Restate word for word every line from the top of the data below down through the line that holds "A defective item".

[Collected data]
──────

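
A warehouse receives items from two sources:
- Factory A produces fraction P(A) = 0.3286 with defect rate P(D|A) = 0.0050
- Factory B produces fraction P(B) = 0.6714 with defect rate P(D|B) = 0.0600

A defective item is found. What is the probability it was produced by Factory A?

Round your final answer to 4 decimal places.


Let A = from Factory A, D = defective

Given:
- P(A) = 0.3286, P(B) = 0.6714
- P(D|A) = 0.0050, P(D|B) = 0.0600

Step 1: Find P(D)
P(D) = P(D|A)P(A) + P(D|B)P(B)
     = 0.0050 × 0.3286 + 0.0600 × 0.6714
     = 0.00164300 + 0.04028400
     = 0.04192700

Step 2: Apply Bayes' theorem
P(A|D) = P(D|A)P(A) / P(D)
       = 0.00164300 / 0.04192700
       = 0.0392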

──────

* **Written reply**
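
A warehouse receives items from two sources:
- Factory A produces fraction P(A) = 0.3286 with defect rate P(D|A) = 0.0050
- Factory B produces fraction P(B) = 0.6714 with defect rate P(D|B) = 0.0600

A defective item is found. What is the probability it was produced by Factory A?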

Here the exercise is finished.